[Exercise aim] For every line in the material, set down an identical one.

[Extracted data]
────────────────────

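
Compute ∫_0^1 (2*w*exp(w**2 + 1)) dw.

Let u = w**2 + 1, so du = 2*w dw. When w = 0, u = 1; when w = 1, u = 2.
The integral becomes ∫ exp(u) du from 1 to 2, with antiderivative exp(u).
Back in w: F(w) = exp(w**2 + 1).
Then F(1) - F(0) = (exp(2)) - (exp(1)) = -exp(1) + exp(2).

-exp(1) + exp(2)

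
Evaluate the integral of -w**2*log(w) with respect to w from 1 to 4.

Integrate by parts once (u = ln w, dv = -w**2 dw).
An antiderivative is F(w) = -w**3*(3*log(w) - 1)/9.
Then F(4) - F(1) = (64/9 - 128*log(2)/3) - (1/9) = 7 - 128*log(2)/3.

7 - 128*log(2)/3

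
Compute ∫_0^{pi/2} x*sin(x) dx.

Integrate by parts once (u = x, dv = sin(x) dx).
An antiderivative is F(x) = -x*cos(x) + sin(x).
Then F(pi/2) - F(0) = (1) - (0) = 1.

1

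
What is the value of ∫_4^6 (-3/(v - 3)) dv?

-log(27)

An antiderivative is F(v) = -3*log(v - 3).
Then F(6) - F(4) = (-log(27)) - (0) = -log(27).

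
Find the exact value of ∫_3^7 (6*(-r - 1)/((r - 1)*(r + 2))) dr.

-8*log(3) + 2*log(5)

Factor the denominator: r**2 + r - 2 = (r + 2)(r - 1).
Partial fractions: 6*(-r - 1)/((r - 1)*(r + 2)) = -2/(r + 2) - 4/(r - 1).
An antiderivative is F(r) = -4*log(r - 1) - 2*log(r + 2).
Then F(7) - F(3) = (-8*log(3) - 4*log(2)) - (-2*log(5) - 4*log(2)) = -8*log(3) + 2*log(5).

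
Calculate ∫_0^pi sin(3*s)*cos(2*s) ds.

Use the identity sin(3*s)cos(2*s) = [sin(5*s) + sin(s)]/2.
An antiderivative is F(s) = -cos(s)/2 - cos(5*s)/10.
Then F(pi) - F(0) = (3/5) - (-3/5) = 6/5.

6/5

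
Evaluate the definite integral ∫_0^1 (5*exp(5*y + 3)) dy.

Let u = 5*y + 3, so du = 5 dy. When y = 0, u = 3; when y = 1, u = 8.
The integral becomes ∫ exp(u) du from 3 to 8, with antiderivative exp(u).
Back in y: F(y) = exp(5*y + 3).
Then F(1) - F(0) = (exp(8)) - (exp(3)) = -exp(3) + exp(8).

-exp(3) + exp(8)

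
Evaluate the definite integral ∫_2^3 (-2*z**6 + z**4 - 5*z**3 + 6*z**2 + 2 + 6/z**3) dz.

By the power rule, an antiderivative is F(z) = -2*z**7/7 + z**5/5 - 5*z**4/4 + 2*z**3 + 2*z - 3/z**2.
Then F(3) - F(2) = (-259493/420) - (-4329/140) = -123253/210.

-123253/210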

────────────────────

[Your response]
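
Compute ∫_0^1 (2*w*exp(w**2 + 1)) dw.

Let u = w**2 + 1, so du = 2*w dw. When w = 0, u = 1; when w = 1, u = 2.
The integral becomes ∫ exp(u) du from 1 to 2, with antiderivative exp(u).
Back in w: F(w) = exp(w**2 + 1).
Then F(1) - F(0) = (exp(2)) - (exp(1)) = -exp(1) + exp(2).

-exp(1) + exp(2)

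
Evaluate the integral of -w**2*log(w) with respect to w from 1 to 4.

Integrate by parts once (u = ln w, dv = -w**2 dw).
An antiderivative is F(w) = -w**3*(3*log(w) - 1)/9.
Then F(4) - F(1) = (64/9 - 128*log(2)/3) - (1/9) = 7 - 128*log(2)/3.

7 - 128*log(2)/3

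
Compute ∫_0^{pi/2} x*sin(x) dx.

Integrate by parts once (u = x, dv = sin(x) dx).
An antiderivative is F(x) = -x*cos(x) + sin(x).
Then F(pi/2) - F(0) = (1) - (0) = 1.

1

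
What is the value of ∫_4^6 (-3/(v - 3)) dv?

-log(27)

An antiderivative is F(v) = -3*log(v - 3).
Then F(6) - F(4) = (-log(27)) - (0) = -log(27).

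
Find the exact value of ∫_3^7 (6*(-r - 1)/((r - 1)*(r + 2))) dr.

-8*log(3) + 2*log(5)

Factor the denominator: r**2 + r - 2 = (r + 2)(r - 1).
Partial fractions: 6*(-r - 1)/((r - 1)*(r + 2)) = -2/(r + 2) - 4/(r - 1).
An antiderivative is F(r) = -4*log(r - 1) - 2*log(r + 2).
Then F(7) - F(3) = (-8*log(3) - 4*log(2)) - (-2*log(5) - 4*log(2)) = -8*log(3) + 2*log(5).

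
Calculate ∫_0^pi sin(3*s)*cos(2*s) ds.

Use the identity sin(3*s)cos(2*s) = [sin(5*s) + sin(s)]/2.
An antiderivative is F(s) = -cos(s)/2 - cos(5*s)/10.
Then F(pi) - F(0) = (3/5) - (-3/5) = 6/5.

6/5

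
Evaluate the definite integral ∫_0^1 (5*exp(5*y + 3)) dy.

Let u = 5*y + 3, so du = 5 dy. When y = 0, u = 3; when y = 1, u = 8.
The integral becomes ∫ exp(u) du from 3 to 8, with antiderivative exp(u).
Back in y: F(y) = exp(5*y + 3).
Then F(1) - F(0) = (exp(8)) - (exp(3)) = -exp(3) + exp(8).

-exp(3) + exp(8)

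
Evaluate the definite integral ∫_2^3 (-2*z**6 + z**4 - 5*z**3 + 6*z**2 + 2 + 6/z**3) dz.

By the power rule, an antiderivative is F(z) = -2*z**7/7 + z**5/5 - 5*z**4/4 + 2*z**3 + 2*z - 3/z**2.
Then F(3) - F(2) = (-259493/420) - (-4329/140) = -123253/210.

-123253/210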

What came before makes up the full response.